◆ **Prompt**
Output only these lines, set down exactly: the one containing "Q = [8 -1; -1 1/4]" and each line after it through the end of the records.

[Stored data entries]
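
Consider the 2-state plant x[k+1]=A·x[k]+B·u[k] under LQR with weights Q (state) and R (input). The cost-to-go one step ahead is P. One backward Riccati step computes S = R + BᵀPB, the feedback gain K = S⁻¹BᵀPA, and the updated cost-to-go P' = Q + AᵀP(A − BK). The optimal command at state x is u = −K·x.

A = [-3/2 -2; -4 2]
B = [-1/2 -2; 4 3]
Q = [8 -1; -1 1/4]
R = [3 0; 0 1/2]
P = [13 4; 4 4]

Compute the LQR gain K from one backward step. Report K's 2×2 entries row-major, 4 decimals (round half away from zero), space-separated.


BᵀP = [9.5000 14.0000; -14.0000 4.0000]
S = R + BᵀPB = [3 0; 0 1/2] + [51.2500 23.0000; 23.0000 40.0000] = [54.2500 23.0000; 23.0000 40.5000]
BᵀPA = [-70.2500 9.0000; 5.0000 36.0000]
K = S⁻¹·BᵀPA = [-1.7745 -0.2779; 1.1312 1.0467]
A−BK = [-0.1248 -0.0456; -0.2955 -0.0286]
AᵀP(A−BK) = [10.9338 2.2471; 2.2471 0.8201]
P' = Q + AᵀP(A−BK) = [18.9338 1.2471; 1.2471 1.0701]
tr(P') = 20.0038

-1.7745 -0.2779 1.1312 1.0467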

◆ **Answer for this exercise**
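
Q = [8 -1; -1 1/4]
R = [3 0; 0 1/2]
P = [13 4; 4 4]

Compute the LQR gain K from one backward step. Report K's 2×2 entries row-major, 4 decimals (round half away from zero), space-separated.


BᵀP = [9.5000 14.0000; -14.0000 4.0000]
S = R + BᵀPB = [3 0; 0 1/2] + [51.2500 23.0000; 23.0000 40.0000] = [54.2500 23.0000; 23.0000 40.5000]
BᵀPA = [-70.2500 9.0000; 5.0000 36.0000]
K = S⁻¹·BᵀPA = [-1.7745 -0.2779; 1.1312 1.0467]
A−BK = [-0.1248 -0.0456; -0.2955 -0.0286]
AᵀP(A−BK) = [10.9338 2.2471; 2.2471 0.8201]
P' = Q + AᵀP(A−BK) = [18.9338 1.2471; 1.2471 1.0701]
tr(P') = 20.0038

-1.7745 -0.2779 1.1312 1.0467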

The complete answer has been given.